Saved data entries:
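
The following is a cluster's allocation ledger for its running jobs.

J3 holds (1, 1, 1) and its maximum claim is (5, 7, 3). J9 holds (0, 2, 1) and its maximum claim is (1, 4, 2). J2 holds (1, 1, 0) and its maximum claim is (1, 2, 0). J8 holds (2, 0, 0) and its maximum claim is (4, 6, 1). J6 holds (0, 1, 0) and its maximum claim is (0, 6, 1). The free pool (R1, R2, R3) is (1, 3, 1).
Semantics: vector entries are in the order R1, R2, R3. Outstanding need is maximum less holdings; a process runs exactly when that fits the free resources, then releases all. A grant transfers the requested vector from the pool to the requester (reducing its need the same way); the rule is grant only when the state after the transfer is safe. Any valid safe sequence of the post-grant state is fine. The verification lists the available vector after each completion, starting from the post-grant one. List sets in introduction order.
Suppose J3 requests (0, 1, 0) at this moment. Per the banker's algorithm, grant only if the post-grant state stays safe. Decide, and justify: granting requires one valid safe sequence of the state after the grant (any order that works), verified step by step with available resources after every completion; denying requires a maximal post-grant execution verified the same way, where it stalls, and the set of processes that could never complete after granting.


GRANT — the state after the grant stays safe, e.g. via J2, J9, J6, J8, J3.
Key observation: granting shrinks the pool to (1, 2, 1), yet J2 still fits and the chain goes through.
Step-by-step check of the post-grant state:
  pool = (1, 2, 1)
  J2: need (0, 1, 0) fits (1, 2, 1); releases (1, 1, 0), pool now (2, 3, 1)
  J9: need (1, 2, 1) fits (2, 3, 1); releases (0, 2, 1), pool now (2, 5, 2)
  J6: need (0, 5, 1) fits (2, 5, 2); releases (0, 1, 0), pool now (2, 6, 2)
  J8: need (2, 6, 1) fits (2, 6, 2); releases (2, 0, 0), pool now (4, 6, 2)
  J3: need (4, 5, 2) fits (4, 6, 2); releases (1, 2, 1), pool now (5, 8, 3)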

§ Required action: The records above must be set down again exactly as written.

§ Written answer:
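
The following is a cluster's allocation ledger for its running jobs.

J3 holds (1, 1, 1) and its maximum claim is (5, 7, 3). J9 holds (0, 2, 1) and its maximum claim is (1, 4, 2). J2 holds (1, 1, 0) and its maximum claim is (1, 2, 0). J8 holds (2, 0, 0) and its maximum claim is (4, 6, 1). J6 holds (0, 1, 0) and its maximum claim is (0, 6, 1). The free pool (R1, R2, R3) is (1, 3, 1).
Semantics: vector entries are in the order R1, R2, R3. Outstanding need is maximum less holdings; a process runs exactly when that fits the free resources, then releases all. A grant transfers the requested vector from the pool to the requester (reducing its need the same way); the rule is grant only when the state after the transfer is safe. Any valid safe sequence of the post-grant state is fine. The verification lists the available vector after each completion, starting from the post-grant one. List sets in introduction order.
Suppose J3 requests (0, 1, 0) at this moment. Per the banker's algorithm, grant only if the post-grant state stays safe. Decide, and justify: granting requires one valid safe sequence of the state after the grant (any order that works), verified step by step with available resources after every completion; denying requires a maximal post-grant execution verified the same way, where it stalls, and the set of processes that could never complete after granting.


GRANT — the state after the grant stays safe, e.g. via J2, J9, J6, J8, J3.
Key observation: granting shrinks the pool to (1, 2, 1), yet J2 still fits and the chain goes through.
Step-by-step check of the post-grant state:
  pool = (1, 2, 1)
  J2: need (0, 1, 0) fits (1, 2, 1); releases (1, 1, 0), pool now (2, 3, 1)
  J9: need (1, 2, 1) fits (2, 3, 1); releases (0, 2, 1), pool now (2, 5, 2)
  J6: need (0, 5, 1) fits (2, 5, 2); releases (0, 1, 0), pool now (2, 6, 2)
  J8: need (2, 6, 1) fits (2, 6, 2); releases (2, 0, 0), pool now (4, 6, 2)
  J3: need (4, 5, 2) fits (4, 6, 2); releases (1, 2, 1), pool now (5, 8, 3)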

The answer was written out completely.